TASK DETAILS: Once you have read the entries, copy all of them exactly.

(Records from a data source)

= = = =

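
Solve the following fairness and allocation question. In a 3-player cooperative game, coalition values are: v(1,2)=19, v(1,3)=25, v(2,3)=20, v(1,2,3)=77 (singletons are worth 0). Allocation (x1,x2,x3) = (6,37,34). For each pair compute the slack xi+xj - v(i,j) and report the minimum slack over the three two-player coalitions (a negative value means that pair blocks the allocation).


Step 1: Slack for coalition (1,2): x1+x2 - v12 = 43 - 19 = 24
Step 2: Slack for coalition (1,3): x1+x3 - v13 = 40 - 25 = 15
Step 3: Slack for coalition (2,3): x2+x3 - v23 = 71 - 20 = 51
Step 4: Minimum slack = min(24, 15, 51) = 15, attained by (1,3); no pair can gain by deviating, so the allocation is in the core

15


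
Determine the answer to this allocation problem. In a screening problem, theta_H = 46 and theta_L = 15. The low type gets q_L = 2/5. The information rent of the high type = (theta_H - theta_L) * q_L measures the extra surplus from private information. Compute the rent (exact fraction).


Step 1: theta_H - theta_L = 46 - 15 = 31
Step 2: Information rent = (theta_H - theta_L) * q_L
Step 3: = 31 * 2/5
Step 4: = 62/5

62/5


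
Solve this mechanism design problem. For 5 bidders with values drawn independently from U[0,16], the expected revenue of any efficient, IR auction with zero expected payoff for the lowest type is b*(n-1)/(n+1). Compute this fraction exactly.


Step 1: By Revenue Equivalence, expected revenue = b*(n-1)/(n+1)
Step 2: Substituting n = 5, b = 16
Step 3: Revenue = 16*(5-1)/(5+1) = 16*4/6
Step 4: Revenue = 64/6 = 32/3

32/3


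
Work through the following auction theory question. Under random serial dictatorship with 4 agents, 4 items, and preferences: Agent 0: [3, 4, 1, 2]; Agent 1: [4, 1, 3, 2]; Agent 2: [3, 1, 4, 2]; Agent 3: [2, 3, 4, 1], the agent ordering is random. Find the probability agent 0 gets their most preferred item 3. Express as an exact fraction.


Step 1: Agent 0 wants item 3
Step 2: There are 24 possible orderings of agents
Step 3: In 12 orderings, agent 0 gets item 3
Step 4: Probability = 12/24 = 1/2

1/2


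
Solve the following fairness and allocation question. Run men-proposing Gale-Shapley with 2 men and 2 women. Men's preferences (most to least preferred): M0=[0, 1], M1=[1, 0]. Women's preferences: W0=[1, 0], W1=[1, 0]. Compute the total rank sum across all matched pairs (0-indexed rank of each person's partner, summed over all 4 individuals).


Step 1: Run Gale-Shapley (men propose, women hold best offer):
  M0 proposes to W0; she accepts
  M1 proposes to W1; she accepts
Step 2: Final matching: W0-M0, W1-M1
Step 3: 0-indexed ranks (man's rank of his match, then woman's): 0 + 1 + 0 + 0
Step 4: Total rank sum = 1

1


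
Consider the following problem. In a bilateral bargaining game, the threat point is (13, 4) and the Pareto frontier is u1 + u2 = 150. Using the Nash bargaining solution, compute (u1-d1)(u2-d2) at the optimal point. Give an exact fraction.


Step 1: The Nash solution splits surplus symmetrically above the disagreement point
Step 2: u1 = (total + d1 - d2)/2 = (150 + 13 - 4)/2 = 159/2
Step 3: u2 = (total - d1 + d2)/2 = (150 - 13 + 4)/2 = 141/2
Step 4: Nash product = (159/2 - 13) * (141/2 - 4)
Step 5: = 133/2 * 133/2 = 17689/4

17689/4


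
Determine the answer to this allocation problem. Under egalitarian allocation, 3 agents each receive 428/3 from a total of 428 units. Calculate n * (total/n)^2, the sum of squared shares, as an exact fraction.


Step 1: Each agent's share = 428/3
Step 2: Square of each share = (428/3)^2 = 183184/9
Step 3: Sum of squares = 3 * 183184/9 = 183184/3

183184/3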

= = = =

ANSWER SECTION:
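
Solve the following fairness and allocation question. In a 3-player cooperative game, coalition values are: v(1,2)=19, v(1,3)=25, v(2,3)=20, v(1,2,3)=77 (singletons are worth 0). Allocation (x1,x2,x3) = (6,37,34). For each pair compute the slack xi+xj - v(i,j) and report the minimum slack over the three two-player coalitions (a negative value means that pair blocks the allocation).


Step 1: Slack for coalition (1,2): x1+x2 - v12 = 43 - 19 = 24
Step 2: Slack for coalition (1,3): x1+x3 - v13 = 40 - 25 = 15
Step 3: Slack for coalition (2,3): x2+x3 - v23 = 71 - 20 = 51
Step 4: Minimum slack = min(24, 15, 51) = 15, attained by (1,3); no pair can gain by deviating, so the allocation is in the core

15


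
Determine the answer to this allocation problem. In a screening problem, theta_H = 46 and theta_L = 15. The low type gets q_L = 2/5. The information rent of the high type = (theta_H - theta_L) * q_L measures the extra surplus from private information. Compute the rent (exact fraction).


Step 1: theta_H - theta_L = 46 - 15 = 31
Step 2: Information rent = (theta_H - theta_L) * q_L
Step 3: = 31 * 2/5
Step 4: = 62/5

62/5


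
Solve this mechanism design problem. For 5 bidders with values drawn independently from U[0,16], the expected revenue of any efficient, IR auction with zero expected payoff for the lowest type is b*(n-1)/(n+1). Compute this fraction exactly.


Step 1: By Revenue Equivalence, expected revenue = b*(n-1)/(n+1)
Step 2: Substituting n = 5, b = 16
Step 3: Revenue = 16*(5-1)/(5+1) = 16*4/6
Step 4: Revenue = 64/6 = 32/3

32/3


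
Work through the following auction theory question. Under random serial dictatorship with 4 agents, 4 items, and preferences: Agent 0: [3, 4, 1, 2]; Agent 1: [4, 1, 3, 2]; Agent 2: [3, 1, 4, 2]; Agent 3: [2, 3, 4, 1], the agent ordering is random. Find the probability agent 0 gets their most preferred item 3. Express as an exact fraction.


Step 1: Agent 0 wants item 3
Step 2: There are 24 possible orderings of agents
Step 3: In 12 orderings, agent 0 gets item 3
Step 4: Probability = 12/24 = 1/2

1/2


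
Solve the following fairness and allocation question. Run men-proposing Gale-Shapley with 2 men and 2 women. Men's preferences (most to least preferred): M0=[0, 1], M1=[1, 0]. Women's preferences: W0=[1, 0], W1=[1, 0]. Compute the total rank sum across all matched pairs (0-indexed rank of each person's partner, summed over all 4 individuals).


Step 1: Run Gale-Shapley (men propose, women hold best offer):
  M0 proposes to W0; she accepts
  M1 proposes to W1; she accepts
Step 2: Final matching: W0-M0, W1-M1
Step 3: 0-indexed ranks (man's rank of his match, then woman's): 0 + 1 + 0 + 0
Step 4: Total rank sum = 1

1


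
Consider the following problem. In a bilateral bargaining game, the threat point is (13, 4) and the Pareto frontier is u1 + u2 = 150. Using the Nash bargaining solution, compute (u1-d1)(u2-d2) at the optimal point. Give an exact fraction.


Step 1: The Nash solution splits surplus symmetrically above the disagreement point
Step 2: u1 = (total + d1 - d2)/2 = (150 + 13 - 4)/2 = 159/2
Step 3: u2 = (total - d1 + d2)/2 = (150 - 13 + 4)/2 = 141/2
Step 4: Nash product = (159/2 - 13) * (141/2 - 4)
Step 5: = 133/2 * 133/2 = 17689/4

17689/4


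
Determine the answer to this allocation problem. Under egalitarian allocation, 3 agents each receive 428/3 from a total of 428 units. Calculate n * (total/n)^2, the sum of squared shares, as an exact fraction.


Step 1: Each agent's share = 428/3
Step 2: Square of each share = (428/3)^2 = 183184/9
Step 3: Sum of squares = 3 * 183184/9 = 183184/3

183184/3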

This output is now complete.